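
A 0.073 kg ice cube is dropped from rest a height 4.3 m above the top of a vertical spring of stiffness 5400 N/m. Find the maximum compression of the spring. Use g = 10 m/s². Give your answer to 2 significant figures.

Take the reference level at the top of the uncompressed spring. At max compression the cube has fallen H + x and is momentarily at rest:
mg(H + x) = ½kx²
½(5400)x² − (0.073)(10)x − (0.073)(10)(4.3) = 0
2700x² − 0.7300x − 3.139 = 0
x = [0.7300 + √(0.5329 + 33901)]/(2 × 2700) = 0.03423 m

x = 0.034 m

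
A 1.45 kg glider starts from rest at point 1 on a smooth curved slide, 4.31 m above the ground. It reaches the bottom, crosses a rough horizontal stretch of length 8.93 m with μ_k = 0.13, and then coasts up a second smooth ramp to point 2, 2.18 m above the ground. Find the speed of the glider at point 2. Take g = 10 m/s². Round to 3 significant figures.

v = 4.40 m/s

Energy at 1: mgh₁ = (1.45)(10)(4.31) = 62.495 J
Friction loss: W_f = μ_k mg d = 16.83 J
At 2: ½mv² + mgh₂ = mgh₁ − W_f
½mv² = 62.495 − 16.83 − 31.610 = 14.052 J
v = √(2 × 14.052/1.45) = 4.402 m/s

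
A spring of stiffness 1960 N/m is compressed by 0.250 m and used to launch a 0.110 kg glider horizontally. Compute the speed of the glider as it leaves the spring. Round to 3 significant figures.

Spring PE converts entirely to kinetic energy: ½kx² = ½mv²
v = x√(k/m) = 0.250 × √(1960/0.110) = 33.37 m/s

v = 33.4 m/s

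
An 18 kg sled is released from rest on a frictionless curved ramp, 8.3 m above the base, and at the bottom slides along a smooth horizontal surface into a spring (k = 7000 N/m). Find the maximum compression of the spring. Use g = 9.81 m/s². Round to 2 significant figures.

x = 0.65 m

Gravitational PE at the top equals spring PE at max compression: mgh = ½kx²
x = √(2mgh/k) = √(2 × 18 × 9.81 × 8.3 / 7000) = 0.6471 m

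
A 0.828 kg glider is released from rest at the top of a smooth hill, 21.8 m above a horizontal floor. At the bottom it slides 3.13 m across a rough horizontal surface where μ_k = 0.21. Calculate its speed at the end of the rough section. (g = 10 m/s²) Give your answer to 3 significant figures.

Energy at the top = energy at the end + work done against friction:
mgh = ½mv² + μ_k m g d
W_f = μ_k mg d = (0.21)(0.828)(10)(3.13) = 5.442 J
½mv² = mgh − W_f = 180.50 − 5.442 = 175.06 J
v = √(2 × 175.06/0.828) = 20.56 m/s

v = 20.6 m/s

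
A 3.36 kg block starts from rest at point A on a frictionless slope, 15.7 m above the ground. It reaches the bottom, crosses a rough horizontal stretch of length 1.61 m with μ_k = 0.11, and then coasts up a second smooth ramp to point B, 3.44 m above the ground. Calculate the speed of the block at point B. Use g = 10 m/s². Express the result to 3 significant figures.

Energy at A: mgh₁ = (3.36)(10)(15.7) = 527.52 J
Friction loss: W_f = μ_k mg d = 5.951 J
At B: ½mv² + mgh₂ = mgh₁ − W_f
½mv² = 527.52 − 5.951 − 115.58 = 405.99 J
v = √(2 × 405.99/3.36) = 15.55 m/s

v = 15.5 m/s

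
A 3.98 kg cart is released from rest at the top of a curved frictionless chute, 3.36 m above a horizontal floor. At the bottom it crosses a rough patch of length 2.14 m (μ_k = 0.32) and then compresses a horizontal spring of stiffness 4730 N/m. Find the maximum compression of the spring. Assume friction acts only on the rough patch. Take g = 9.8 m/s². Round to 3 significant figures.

x = 0.210 m

Initial energy: E₁ = mgh = (3.98)(9.8)(3.36) = 131.05 J
Friction removes W_f = μ_k mg d = (0.32)(3.98)(9.8)(2.14) = 26.71 J
Energy reaching the spring: E = 131.05 − 26.71 = 104.34 J
At max compression ½kx² = E ⇒ x = √(2E/k) = √(2 × 104.34/4730) = 0.2100 m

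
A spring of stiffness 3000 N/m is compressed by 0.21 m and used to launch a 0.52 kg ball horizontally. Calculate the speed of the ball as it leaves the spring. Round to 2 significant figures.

v = 16 m/s

The ball leaves the spring when the spring is at natural length, so ½kx² = ½mv²
v = x√(k/m) = 0.21 × √(3000/0.52) = 15.95 m/s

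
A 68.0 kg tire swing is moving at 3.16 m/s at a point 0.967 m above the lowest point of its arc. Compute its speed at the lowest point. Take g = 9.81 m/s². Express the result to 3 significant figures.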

———

Repeat each record verbatim.

* _Task answer_:
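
A 0.073 kg ice cube is dropped from rest a height 4.3 m above the top of a vertical spring of stiffness 5400 N/m. Find the maximum compression of the spring. Use g = 10 m/s². Give your answer to 2 significant figures.

Take the reference level at the top of the uncompressed spring. At max compression the cube has fallen H + x and is momentarily at rest:
mg(H + x) = ½kx²
½(5400)x² − (0.073)(10)x − (0.073)(10)(4.3) = 0
2700x² − 0.7300x − 3.139 = 0
x = [0.7300 + √(0.5329 + 33901)]/(2 × 2700) = 0.03423 m

x = 0.034 m

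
A 1.45 kg glider starts from rest at point 1 on a smooth curved slide, 4.31 m above the ground. It reaches the bottom, crosses a rough horizontal stretch of length 8.93 m with μ_k = 0.13, and then coasts up a second smooth ramp to point 2, 2.18 m above the ground. Find the speed of the glider at point 2. Take g = 10 m/s². Round to 3 significant figures.

v = 4.40 m/s

Energy at 1: mgh₁ = (1.45)(10)(4.31) = 62.495 J
Friction loss: W_f = μ_k mg d = 16.83 J
At 2: ½mv² + mgh₂ = mgh₁ − W_f
½mv² = 62.495 − 16.83 − 31.610 = 14.052 J
v = √(2 × 14.052/1.45) = 4.402 m/s

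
A spring of stiffness 1960 N/m is compressed by 0.250 m and used to launch a 0.110 kg glider horizontally. Compute the speed of the glider as it leaves the spring. Round to 3 significant figures.

Spring PE converts entirely to kinetic energy: ½kx² = ½mv²
v = x√(k/m) = 0.250 × √(1960/0.110) = 33.37 m/s

v = 33.4 m/s

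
An 18 kg sled is released from rest on a frictionless curved ramp, 8.3 m above the base, and at the bottom slides along a smooth horizontal surface into a spring (k = 7000 N/m). Find the maximum compression of the spring. Use g = 9.81 m/s². Round to 2 significant figures.

x = 0.65 m

Gravitational PE at the top equals spring PE at max compression: mgh = ½kx²
x = √(2mgh/k) = √(2 × 18 × 9.81 × 8.3 / 7000) = 0.6471 m

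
A 0.828 kg glider is released from rest at the top of a smooth hill, 21.8 m above a horizontal floor. At the bottom it slides 3.13 m across a rough horizontal surface where μ_k = 0.21. Calculate its speed at the end of the rough section. (g = 10 m/s²) Give your answer to 3 significant figures.

Energy at the top = energy at the end + work done against friction:
mgh = ½mv² + μ_k m g d
W_f = μ_k mg d = (0.21)(0.828)(10)(3.13) = 5.442 J
½mv² = mgh − W_f = 180.50 − 5.442 = 175.06 J
v = √(2 × 175.06/0.828) = 20.56 m/s

v = 20.6 m/s

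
A 3.36 kg block starts from rest at point A on a frictionless slope, 15.7 m above the ground. It reaches the bottom, crosses a rough horizontal stretch of length 1.61 m with μ_k = 0.11, and then coasts up a second smooth ramp to point B, 3.44 m above the ground. Calculate the speed of the block at point B. Use g = 10 m/s². Express the result to 3 significant figures.

Energy at A: mgh₁ = (3.36)(10)(15.7) = 527.52 J
Friction loss: W_f = μ_k mg d = 5.951 J
At B: ½mv² + mgh₂ = mgh₁ − W_f
½mv² = 527.52 − 5.951 − 115.58 = 405.99 J
v = √(2 × 405.99/3.36) = 15.55 m/s

v = 15.5 m/s

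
A 3.98 kg cart is released from rest at the top of a curved frictionless chute, 3.36 m above a horizontal floor. At the bottom it crosses a rough patch of length 2.14 m (μ_k = 0.32) and then compresses a horizontal spring of stiffness 4730 N/m. Find the maximum compression of the spring. Assume friction acts only on the rough patch. Take g = 9.8 m/s². Round to 3 significant figures.

x = 0.210 m

Initial energy: E₁ = mgh = (3.98)(9.8)(3.36) = 131.05 J
Friction removes W_f = μ_k mg d = (0.32)(3.98)(9.8)(2.14) = 26.71 J
Energy reaching the spring: E = 131.05 − 26.71 = 104.34 J
At max compression ½kx² = E ⇒ x = √(2E/k) = √(2 × 104.34/4730) = 0.2100 m

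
A spring of stiffness 3000 N/m is compressed by 0.21 m and used to launch a 0.52 kg ball horizontally. Calculate the speed of the ball as it leaves the spring. Round to 2 significant figures.

v = 16 m/s

The ball leaves the spring when the spring is at natural length, so ½kx² = ½mv²
v = x√(k/m) = 0.21 × √(3000/0.52) = 15.95 m/s

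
A 68.0 kg tire swing is moving at 3.16 m/s at a point 0.967 m above the lowest point of its arc. Compute its speed at the lowest point. Take g = 9.81 m/s². Express the result to 3 significant figures.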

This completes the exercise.